_AIM OF THE EXERCISE_
Only an exact repetition of the entries counts as an answer.

━━━━━━━━

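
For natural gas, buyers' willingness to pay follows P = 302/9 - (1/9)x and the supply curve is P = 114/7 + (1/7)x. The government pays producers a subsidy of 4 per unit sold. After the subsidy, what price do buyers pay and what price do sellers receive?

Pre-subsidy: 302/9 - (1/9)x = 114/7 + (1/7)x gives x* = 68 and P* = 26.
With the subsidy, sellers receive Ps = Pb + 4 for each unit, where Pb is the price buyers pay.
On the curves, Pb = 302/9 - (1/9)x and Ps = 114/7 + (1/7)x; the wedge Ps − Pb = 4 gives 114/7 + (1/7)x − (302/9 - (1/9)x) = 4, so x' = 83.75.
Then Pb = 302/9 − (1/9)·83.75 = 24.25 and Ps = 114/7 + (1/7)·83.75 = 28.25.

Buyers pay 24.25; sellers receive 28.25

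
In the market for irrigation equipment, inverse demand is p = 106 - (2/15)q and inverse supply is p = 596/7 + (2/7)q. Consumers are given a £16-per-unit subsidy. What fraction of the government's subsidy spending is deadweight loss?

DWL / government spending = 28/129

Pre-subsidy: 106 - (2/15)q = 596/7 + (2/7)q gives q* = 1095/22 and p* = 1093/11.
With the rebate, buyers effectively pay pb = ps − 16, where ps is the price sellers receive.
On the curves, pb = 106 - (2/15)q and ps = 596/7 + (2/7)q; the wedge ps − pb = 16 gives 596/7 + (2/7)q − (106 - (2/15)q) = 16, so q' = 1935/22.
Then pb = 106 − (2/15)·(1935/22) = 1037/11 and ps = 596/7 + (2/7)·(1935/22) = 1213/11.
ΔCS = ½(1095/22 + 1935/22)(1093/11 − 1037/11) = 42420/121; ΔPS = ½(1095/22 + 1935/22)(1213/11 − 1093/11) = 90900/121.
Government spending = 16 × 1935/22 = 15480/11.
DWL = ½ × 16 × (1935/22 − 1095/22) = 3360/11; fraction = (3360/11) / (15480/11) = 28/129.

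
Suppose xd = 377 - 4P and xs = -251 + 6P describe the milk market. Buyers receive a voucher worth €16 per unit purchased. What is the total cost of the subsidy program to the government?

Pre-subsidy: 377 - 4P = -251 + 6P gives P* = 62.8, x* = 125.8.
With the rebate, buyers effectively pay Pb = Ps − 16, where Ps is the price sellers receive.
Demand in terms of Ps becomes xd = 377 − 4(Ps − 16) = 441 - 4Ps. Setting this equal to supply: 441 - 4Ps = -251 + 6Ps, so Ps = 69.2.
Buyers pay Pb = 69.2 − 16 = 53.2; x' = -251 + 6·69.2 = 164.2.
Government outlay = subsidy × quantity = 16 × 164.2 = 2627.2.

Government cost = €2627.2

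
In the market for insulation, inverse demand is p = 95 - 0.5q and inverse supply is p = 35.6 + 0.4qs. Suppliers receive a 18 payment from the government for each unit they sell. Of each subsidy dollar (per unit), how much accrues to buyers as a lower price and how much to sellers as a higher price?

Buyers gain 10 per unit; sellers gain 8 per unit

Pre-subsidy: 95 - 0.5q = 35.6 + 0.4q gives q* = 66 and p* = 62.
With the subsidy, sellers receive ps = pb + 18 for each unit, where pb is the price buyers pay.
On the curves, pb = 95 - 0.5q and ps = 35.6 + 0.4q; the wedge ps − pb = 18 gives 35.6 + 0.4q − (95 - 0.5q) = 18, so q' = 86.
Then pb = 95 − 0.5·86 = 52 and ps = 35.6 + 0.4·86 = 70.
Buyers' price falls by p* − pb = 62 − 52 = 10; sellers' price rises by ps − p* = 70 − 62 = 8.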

━━━━━━━━

_RESPONSE AREA_
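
For natural gas, buyers' willingness to pay follows P = 302/9 - (1/9)x and the supply curve is P = 114/7 + (1/7)x. The government pays producers a subsidy of 4 per unit sold. After the subsidy, what price do buyers pay and what price do sellers receive?

Pre-subsidy: 302/9 - (1/9)x = 114/7 + (1/7)x gives x* = 68 and P* = 26.
With the subsidy, sellers receive Ps = Pb + 4 for each unit, where Pb is the price buyers pay.
On the curves, Pb = 302/9 - (1/9)x and Ps = 114/7 + (1/7)x; the wedge Ps − Pb = 4 gives 114/7 + (1/7)x − (302/9 - (1/9)x) = 4, so x' = 83.75.
Then Pb = 302/9 − (1/9)·83.75 = 24.25 and Ps = 114/7 + (1/7)·83.75 = 28.25.

Buyers pay 24.25; sellers receive 28.25

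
In the market for irrigation equipment, inverse demand is p = 106 - (2/15)q and inverse supply is p = 596/7 + (2/7)q. Consumers are given a £16-per-unit subsidy. What fraction of the government's subsidy spending is deadweight loss?

DWL / government spending = 28/129

Pre-subsidy: 106 - (2/15)q = 596/7 + (2/7)q gives q* = 1095/22 and p* = 1093/11.
With the rebate, buyers effectively pay pb = ps − 16, where ps is the price sellers receive.
On the curves, pb = 106 - (2/15)q and ps = 596/7 + (2/7)q; the wedge ps − pb = 16 gives 596/7 + (2/7)q − (106 - (2/15)q) = 16, so q' = 1935/22.
Then pb = 106 − (2/15)·(1935/22) = 1037/11 and ps = 596/7 + (2/7)·(1935/22) = 1213/11.
ΔCS = ½(1095/22 + 1935/22)(1093/11 − 1037/11) = 42420/121; ΔPS = ½(1095/22 + 1935/22)(1213/11 − 1093/11) = 90900/121.
Government spending = 16 × 1935/22 = 15480/11.
DWL = ½ × 16 × (1935/22 − 1095/22) = 3360/11; fraction = (3360/11) / (15480/11) = 28/129.

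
Suppose xd = 377 - 4P and xs = -251 + 6P describe the milk market. Buyers receive a voucher worth €16 per unit purchased. What is the total cost of the subsidy program to the government?

Pre-subsidy: 377 - 4P = -251 + 6P gives P* = 62.8, x* = 125.8.
With the rebate, buyers effectively pay Pb = Ps − 16, where Ps is the price sellers receive.
Demand in terms of Ps becomes xd = 377 − 4(Ps − 16) = 441 - 4Ps. Setting this equal to supply: 441 - 4Ps = -251 + 6Ps, so Ps = 69.2.
Buyers pay Pb = 69.2 − 16 = 53.2; x' = -251 + 6·69.2 = 164.2.
Government outlay = subsidy × quantity = 16 × 164.2 = 2627.2.

Government cost = €2627.2

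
In the market for insulation, inverse demand is p = 95 - 0.5q and inverse supply is p = 35.6 + 0.4qs. Suppliers receive a 18 payment from the government for each unit they sell. Of each subsidy dollar (per unit), how much accrues to buyers as a lower price and how much to sellers as a higher price?

Buyers gain 10 per unit; sellers gain 8 per unit

Pre-subsidy: 95 - 0.5q = 35.6 + 0.4q gives q* = 66 and p* = 62.
With the subsidy, sellers receive ps = pb + 18 for each unit, where pb is the price buyers pay.
On the curves, pb = 95 - 0.5q and ps = 35.6 + 0.4q; the wedge ps − pb = 18 gives 35.6 + 0.4q − (95 - 0.5q) = 18, so q' = 86.
Then pb = 95 − 0.5·86 = 52 and ps = 35.6 + 0.4·86 = 70.
Buyers' price falls by p* − pb = 62 − 52 = 10; sellers' price rises by ps − p* = 70 − 62 = 8.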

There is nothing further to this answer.